▶ [What the exercise asks]
Repeat exactly, and only, the lines of the entries below from the one with "A molecule adsorbed" through the one with "E = 0.112 eV", both ends included.

▶ [Collected data]

::::::

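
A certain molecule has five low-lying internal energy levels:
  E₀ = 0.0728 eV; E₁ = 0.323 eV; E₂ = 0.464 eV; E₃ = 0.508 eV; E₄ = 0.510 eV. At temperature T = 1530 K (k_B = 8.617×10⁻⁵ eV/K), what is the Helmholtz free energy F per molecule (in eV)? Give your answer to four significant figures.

k_BT = 8.617×10⁻⁵ × 1530 K = 0.131840 eV.
Eᵢ/kT = 0.552184, 2.44994, 3.51942, 3.85316, 3.86833.
Z = Σ e^(−Eᵢ/kT) = e^(−0.552184) + e^(−2.44994) + e^(−3.51942) + e^(−3.85316) + e^(−3.86833) = 0.575691 + 0.0862988 + 0.0296166 + 0.0212126 + 0.0208932 = 0.733712.
F = −kT ln Z = −0.131840 × ln(0.733712) = −0.131840 × -0.309639 = 0.04082 eV.

0.04082 eV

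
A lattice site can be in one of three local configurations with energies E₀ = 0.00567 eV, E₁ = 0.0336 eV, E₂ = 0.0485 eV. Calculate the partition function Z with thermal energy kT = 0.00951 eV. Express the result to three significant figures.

Z = 0.586

Eᵢ/kT = 0.59621, 3.5331, 5.0999.
Z = Σ e^(−Eᵢ/kT) = e^(−0.59621) + e^(−3.5331) + e^(−5.0999) = 0.55090 + 0.029214 + 0.0060974 = 0.58621.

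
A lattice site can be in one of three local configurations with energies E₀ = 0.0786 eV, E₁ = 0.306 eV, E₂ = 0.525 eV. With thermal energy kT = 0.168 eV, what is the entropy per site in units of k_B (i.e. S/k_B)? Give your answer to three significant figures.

0.688

Eᵢ/kT = 0.46786, 1.8214, 3.1250.
Z = Σ e^(−Eᵢ/kT) = e^(−0.46786) + e^(−1.8214) + e^(−3.1250) = 0.62634 + 0.16180 + 0.043937 = 0.83208.
⟨E⟩ = Σ EᵢPᵢ = 0.14639 eV.
S/k_B = ln Z + ⟨E⟩/kT = ln(0.83208) + 0.14639/0.168 = -0.18383 + 0.87137 = 0.688.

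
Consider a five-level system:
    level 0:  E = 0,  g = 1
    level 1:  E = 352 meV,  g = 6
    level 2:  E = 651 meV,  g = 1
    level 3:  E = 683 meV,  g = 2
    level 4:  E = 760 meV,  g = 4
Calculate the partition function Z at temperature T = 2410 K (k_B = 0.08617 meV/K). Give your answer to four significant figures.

Z = 2.323

k_BT = 0.08617 × 2410 K = 207.670 meV.
Eᵢ/kT = 0, 1.69500, 3.13478, 3.28887, 3.65965.
Z = Σ gᵢe^(−Eᵢ/kT) = 1·e^(−0) + 6·e^(−1.69500) + 1·e^(−3.13478) + 2·e^(−3.28887) + 4·e^(−3.65965) = 1.00000 + 1.10160 + 0.0435093 + 0.0745919 + 0.102966 = 2.32267.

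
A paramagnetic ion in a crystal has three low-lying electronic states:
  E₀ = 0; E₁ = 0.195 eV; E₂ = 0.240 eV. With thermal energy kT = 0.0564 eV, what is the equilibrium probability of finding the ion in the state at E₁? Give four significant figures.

0.03013

Eᵢ/kT = 0, 3.45745, 4.25532.
Z = Σ e^(−Eᵢ/kT) = e^(−0) + e^(−3.45745) + e^(−4.25532) = 1.00000 + 0.0315100 + 0.0141885 = 1.04570.
P₁ = e^(−E₁/kT) / Z = 0.0315100/1.04570 = 0.03013.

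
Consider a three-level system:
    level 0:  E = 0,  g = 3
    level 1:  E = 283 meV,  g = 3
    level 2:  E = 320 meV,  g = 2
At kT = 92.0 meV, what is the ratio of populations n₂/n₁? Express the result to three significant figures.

0.446

n₂/n₁ = (g₂/g₁) exp[−(E₂−E₁)/kT] = (2/3) × exp(−(37 meV)/(92.0 meV)) = (2/3) × exp(-0.40217) = 0.446.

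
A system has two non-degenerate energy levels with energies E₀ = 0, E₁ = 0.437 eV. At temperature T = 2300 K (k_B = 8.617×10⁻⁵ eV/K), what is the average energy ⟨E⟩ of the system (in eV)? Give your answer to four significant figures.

k_BT = 8.617×10⁻⁵ × 2300 K = 0.198191 eV.
Eᵢ/kT = 0, 2.20494.
Z = Σ e^(−Eᵢ/kT) = e^(−0) + e^(−2.20494) = 1.00000 + 0.110257 = 1.11026.
⟨E⟩ = Σ Eᵢ e^(−Eᵢ/kT) / Z = (0·1.00000 + 0.437·0.110257) / 1.11026 = 0.04340 eV.

0.04340 eV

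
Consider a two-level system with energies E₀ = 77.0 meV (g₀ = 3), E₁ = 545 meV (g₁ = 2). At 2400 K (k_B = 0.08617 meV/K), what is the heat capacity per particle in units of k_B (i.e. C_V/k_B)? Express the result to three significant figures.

0.311

k_BT = 0.08617 × 2400 K = 206.81 meV.
Eᵢ/kT = 0.37232, 2.6353.
Z = Σ gᵢe^(−Eᵢ/kT) = 3·e^(−0.37232) + 2·e^(−2.6353) = 2.0674 + 0.14339 = 2.2108.
⟨E⟩ = 107.35 meV, ⟨E²⟩ = 24809 meV².
C_V/k_B = (⟨E²⟩ − ⟨E⟩²)/(kT)² = (24809 − 11524)/42770 = 0.311.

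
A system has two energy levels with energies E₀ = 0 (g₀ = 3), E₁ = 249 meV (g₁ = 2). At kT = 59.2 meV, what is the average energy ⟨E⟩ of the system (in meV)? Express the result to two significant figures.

2.4 meV

Eᵢ/kT = 0, 4.206.
Z = Σ gᵢe^(−Eᵢ/kT) = 3·e^(−0) + 2·e^(−4.206) = 3.000 + 0.02981 = 3.030.
⟨E⟩ = Σ Eᵢ gᵢe^(−Eᵢ/kT) / Z = (0·3.000 + 249·0.02981) / 3.030 = 2.4 meV.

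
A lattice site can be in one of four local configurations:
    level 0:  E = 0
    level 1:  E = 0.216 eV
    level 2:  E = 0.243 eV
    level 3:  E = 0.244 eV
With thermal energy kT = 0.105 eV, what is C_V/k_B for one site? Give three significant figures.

Eᵢ/kT = 0, 2.0571, 2.3143, 2.3238.
Z = Σ e^(−Eᵢ/kT) = e^(−0) + e^(−2.0571) + e^(−2.3143) + e^(−2.3238) = 1.0000 + 0.12782 + 0.098835 + 0.097901 = 1.3246.
⟨E⟩ = 0.057009 eV, ⟨E²⟩ = 0.013308 eV².
C_V/k_B = (⟨E²⟩ − ⟨E⟩²)/(kT)² = (0.013308 − 0.0032500)/0.011025 = 0.912.

0.912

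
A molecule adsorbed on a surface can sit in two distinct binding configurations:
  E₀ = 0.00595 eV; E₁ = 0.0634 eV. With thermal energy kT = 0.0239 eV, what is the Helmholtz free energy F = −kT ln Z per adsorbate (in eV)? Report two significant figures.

Eᵢ/kT = 0.2490, 2.653.
Z = Σ e^(−Eᵢ/kT) = e^(−0.2490) + e^(−2.653) = 0.7796 + 0.07044 = 0.8500.
F = −kT ln Z = −0.0239 × ln(0.8500) = −0.0239 × -0.1625 = 0.0039 eV.

0.0039 eV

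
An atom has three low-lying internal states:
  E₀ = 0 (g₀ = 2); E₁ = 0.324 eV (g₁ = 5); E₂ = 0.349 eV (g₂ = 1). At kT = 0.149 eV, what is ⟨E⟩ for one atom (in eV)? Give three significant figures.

0.0817 eV

Eᵢ/kT = 0, 2.1745, 2.3423.
Z = Σ gᵢe^(−Eᵢ/kT) = 2·e^(−0) + 5·e^(−2.1745) + 1·e^(−2.3423) = 2.0000 + 0.56832 + 0.096106 = 2.6644.
⟨E⟩ = Σ Eᵢ gᵢe^(−Eᵢ/kT) / Z = (0·2.0000 + 0.324·0.56832 + 0.349·0.096106) / 2.6644 = 0.0817 eV.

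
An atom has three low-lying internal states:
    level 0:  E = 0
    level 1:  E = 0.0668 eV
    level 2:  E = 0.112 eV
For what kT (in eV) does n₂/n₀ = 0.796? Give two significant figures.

0.49 eV

n₂/n₀ = exp[−(E₂−E₀)/kT] = 0.796.
⇒ (E₂−E₀)/kT = ln(1/0.796) = ln(1.256) = 0.2279.
kT = 0.112 eV / 0.2279 = 0.49 eV.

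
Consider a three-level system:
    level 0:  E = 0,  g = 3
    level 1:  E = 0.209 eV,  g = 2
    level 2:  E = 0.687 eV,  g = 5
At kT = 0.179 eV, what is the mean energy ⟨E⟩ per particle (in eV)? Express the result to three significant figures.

Eᵢ/kT = 0, 1.1676, 3.8380.
Z = Σ gᵢe^(−Eᵢ/kT) = 3·e^(−0) + 2·e^(−1.1676) + 5·e^(−3.8380) = 3.0000 + 0.62223 + 0.10768 = 3.7299.
⟨E⟩ = Σ Eᵢ gᵢe^(−Eᵢ/kT) / Z = (0·3.0000 + 0.209·0.62223 + 0.687·0.10768) / 3.7299 = 0.0547 eV.

0.0547 eV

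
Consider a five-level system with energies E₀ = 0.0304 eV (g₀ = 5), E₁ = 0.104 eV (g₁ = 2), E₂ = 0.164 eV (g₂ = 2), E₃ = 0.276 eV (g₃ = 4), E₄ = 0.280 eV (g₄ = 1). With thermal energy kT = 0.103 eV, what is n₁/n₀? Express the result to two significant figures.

0.20

n₁/n₀ = (g₁/g₀) exp[−(E₁−E₀)/kT] = (2/5) × exp(−(0.0736 eV)/(0.103 eV)) = (2/5) × exp(-0.7146) = 0.20.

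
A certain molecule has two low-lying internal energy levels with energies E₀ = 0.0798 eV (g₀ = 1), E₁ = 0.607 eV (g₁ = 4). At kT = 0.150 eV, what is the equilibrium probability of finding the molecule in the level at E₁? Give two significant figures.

Eᵢ/kT = 0.5320, 4.047.
Z = Σ gᵢe^(−Eᵢ/kT) = 1·e^(−0.5320) + 4·e^(−4.047) = 0.5874 + 0.06990 = 0.6573.
P₁ = g₁ e^(−E₁/kT) / Z = 0.06990/0.6573 = 0.11.

0.11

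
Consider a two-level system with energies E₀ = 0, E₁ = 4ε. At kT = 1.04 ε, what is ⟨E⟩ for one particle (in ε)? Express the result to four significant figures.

Eᵢ/kT = 0, 3.84615.
Z = Σ e^(−Eᵢ/kT) = e^(−0) + e^(−3.84615) = 1.00000 + 0.0213618 = 1.02136.
⟨E⟩ = Σ Eᵢ e^(−Eᵢ/kT) / Z = (0·1.00000 + 4·0.0213618) / 1.02136 = 0.08366 ε.

0.08366 ε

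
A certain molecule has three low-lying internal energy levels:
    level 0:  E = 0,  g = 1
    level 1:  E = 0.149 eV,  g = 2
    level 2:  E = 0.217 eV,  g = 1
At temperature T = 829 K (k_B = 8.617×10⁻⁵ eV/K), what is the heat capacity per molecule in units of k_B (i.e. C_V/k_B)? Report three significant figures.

0.913

k_BT = 8.617×10⁻⁵ × 829 K = 0.071435 eV.
Eᵢ/kT = 0, 2.0858, 3.0377.
Z = Σ gᵢe^(−Eᵢ/kT) = 1·e^(−0) + 2·e^(−2.0858) + 1·e^(−3.0377) = 1.0000 + 0.24842 + 0.047945 = 1.2964.
⟨E⟩ = 0.036577 eV, ⟨E²⟩ = 0.0059957 eV².
C_V/k_B = (⟨E²⟩ − ⟨E⟩²)/(kT)² = (0.0059957 − 0.0013379)/0.0051030 = 0.913.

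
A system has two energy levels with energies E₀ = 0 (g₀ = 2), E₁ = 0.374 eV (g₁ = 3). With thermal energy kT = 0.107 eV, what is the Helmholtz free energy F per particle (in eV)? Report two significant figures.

Eᵢ/kT = 0, 3.495.
Z = Σ gᵢe^(−Eᵢ/kT) = 2·e^(−0) + 3·e^(−3.495) = 2.000 + 0.09105 = 2.091.
F = −kT ln Z = −0.107 × ln(2.091) = −0.107 × 0.7376 = -0.079 eV.

-0.079 eV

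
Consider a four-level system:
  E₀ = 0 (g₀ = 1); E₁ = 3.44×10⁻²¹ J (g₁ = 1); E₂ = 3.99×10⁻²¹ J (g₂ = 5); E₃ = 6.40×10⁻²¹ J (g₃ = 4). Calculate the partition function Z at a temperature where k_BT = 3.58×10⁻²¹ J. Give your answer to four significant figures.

Z = 3.692

Eᵢ/kT = 0, 0.960894, 1.11453, 1.78771.
Z = Σ gᵢe^(−Eᵢ/kT) = 1·e^(−0) + 1·e^(−0.960894) + 5·e^(−1.11453) + 4·e^(−1.78771) = 1.00000 + 0.382551 + 1.64035 + 0.669372 = 3.69227.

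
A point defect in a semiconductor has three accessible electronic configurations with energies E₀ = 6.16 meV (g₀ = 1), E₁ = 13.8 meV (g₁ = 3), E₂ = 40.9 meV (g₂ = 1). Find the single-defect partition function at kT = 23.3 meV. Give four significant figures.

Z = 2.600

Eᵢ/kT = 0.264378, 0.592275, 1.75536.
Z = Σ gᵢe^(−Eᵢ/kT) = 1·e^(−0.264378) + 3·e^(−0.592275) + 1·e^(−1.75536) = 0.767683 + 1.65920 + 0.172845 = 2.59973.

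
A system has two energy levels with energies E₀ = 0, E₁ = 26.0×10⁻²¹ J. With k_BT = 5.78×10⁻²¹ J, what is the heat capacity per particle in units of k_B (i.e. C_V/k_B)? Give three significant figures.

Eᵢ/kT = 0, 4.4983.
Z = Σ e^(−Eᵢ/kT) = e^(−0) + e^(−4.4983) = 1.0000 + 0.011128 = 1.0111.
⟨E⟩ = 0.28615, ⟨E²⟩ = 7.4399.
C_V/k_B = (⟨E²⟩ − ⟨E⟩²)/(kT)² = (7.4399 − 0.081882)/33.408 = 0.220.

0.220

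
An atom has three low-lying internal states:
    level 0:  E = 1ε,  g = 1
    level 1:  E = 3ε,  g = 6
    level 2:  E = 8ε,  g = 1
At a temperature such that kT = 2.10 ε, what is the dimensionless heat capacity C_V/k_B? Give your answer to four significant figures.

Eᵢ/kT = 0.476190, 1.42857, 3.80952.
Z = Σ gᵢe^(−Eᵢ/kT) = 1·e^(−0.476190) + 6·e^(−1.42857) + 1·e^(−3.80952) = 0.621145 + 1.43791 + 0.0221588 = 2.08121.
⟨E⟩ = 2.45633 ε, ⟨E²⟩ = 7.19798 ε².
C_V/k_B = (⟨E²⟩ − ⟨E⟩²)/(kT)² = (7.19798 − 6.03356)/4.41000 = 0.2640.

0.2640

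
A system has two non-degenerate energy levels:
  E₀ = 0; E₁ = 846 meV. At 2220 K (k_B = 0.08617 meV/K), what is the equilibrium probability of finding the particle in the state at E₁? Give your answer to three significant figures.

k_BT = 0.08617 × 2220 K = 191.30 meV.
Eᵢ/kT = 0, 4.4224.
Z = Σ e^(−Eᵢ/kT) = e^(−0) + e^(−4.4224) = 1.0000 + 0.012005 = 1.0120.
P₁ = e^(−E₁/kT) / Z = 0.012005/1.0120 = 0.0119.

0.0119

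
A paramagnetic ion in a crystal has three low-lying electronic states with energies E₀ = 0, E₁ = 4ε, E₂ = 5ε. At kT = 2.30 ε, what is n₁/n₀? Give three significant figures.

0.176

n₁/n₀ = exp[−(E₁−E₀)/kT] = exp(−(4ε)/(2.30ε)) = exp(-1.7391) = 0.176.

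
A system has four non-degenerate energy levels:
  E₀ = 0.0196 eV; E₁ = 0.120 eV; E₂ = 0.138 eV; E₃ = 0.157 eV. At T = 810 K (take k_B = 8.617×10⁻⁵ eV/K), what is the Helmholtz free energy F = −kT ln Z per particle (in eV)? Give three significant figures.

-0.0115 eV

k_BT = 8.617×10⁻⁵ × 810 K = 0.069798 eV.
Eᵢ/kT = 0.28081, 1.7192, 1.9771, 2.2493.
Z = Σ e^(−Eᵢ/kT) = e^(−0.28081) + e^(−1.7192) + e^(−1.9771) + e^(−2.2493) = 0.75517 + 0.17921 + 0.13847 + 0.10547 = 1.1783.
F = −kT ln Z = −0.069798 × ln(1.1783) = −0.069798 × 0.16407 = -0.0115 eV.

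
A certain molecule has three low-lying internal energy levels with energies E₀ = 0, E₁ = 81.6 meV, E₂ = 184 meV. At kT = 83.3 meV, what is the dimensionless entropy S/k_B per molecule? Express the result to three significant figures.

0.807

Eᵢ/kT = 0, 0.97959, 2.2089.
Z = Σ e^(−Eᵢ/kT) = e^(−0) + e^(−0.97959) + e^(−2.2089) = 1.0000 + 0.37547 + 0.10982 = 1.4853.
⟨E⟩ = Σ EᵢPᵢ = 34.232 meV.
S/k_B = ln Z + ⟨E⟩/kT = ln(1.4853) + 34.232/83.3 = 0.39562 + 0.41095 = 0.807.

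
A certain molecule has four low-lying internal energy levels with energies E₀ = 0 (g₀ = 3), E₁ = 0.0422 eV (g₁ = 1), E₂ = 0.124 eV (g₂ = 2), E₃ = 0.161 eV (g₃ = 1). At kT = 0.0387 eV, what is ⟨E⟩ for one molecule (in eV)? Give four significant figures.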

::::::

▶ [Solution]
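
A molecule adsorbed on a surface can sit in two distinct binding configurations:
  E₀ = 0.00595 eV; E₁ = 0.0634 eV. With thermal energy kT = 0.0239 eV, what is the Helmholtz free energy F = −kT ln Z per adsorbate (in eV)? Report two significant figures.

Eᵢ/kT = 0.2490, 2.653.
Z = Σ e^(−Eᵢ/kT) = e^(−0.2490) + e^(−2.653) = 0.7796 + 0.07044 = 0.8500.
F = −kT ln Z = −0.0239 × ln(0.8500) = −0.0239 × -0.1625 = 0.0039 eV.

0.0039 eV

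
An atom has three low-lying internal states:
  E₀ = 0 (g₀ = 2); E₁ = 0.324 eV (g₁ = 5); E₂ = 0.349 eV (g₂ = 1). At kT = 0.149 eV, what is ⟨E⟩ for one atom (in eV)? Give three significant figures.

0.0817 eV

Eᵢ/kT = 0, 2.1745, 2.3423.
Z = Σ gᵢe^(−Eᵢ/kT) = 2·e^(−0) + 5·e^(−2.1745) + 1·e^(−2.3423) = 2.0000 + 0.56832 + 0.096106 = 2.6644.
⟨E⟩ = Σ Eᵢ gᵢe^(−Eᵢ/kT) / Z = (0·2.0000 + 0.324·0.56832 + 0.349·0.096106) / 2.6644 = 0.0817 eV.

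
An atom has three low-lying internal states:
    level 0:  E = 0
    level 1:  E = 0.0668 eV
    level 2:  E = 0.112 eV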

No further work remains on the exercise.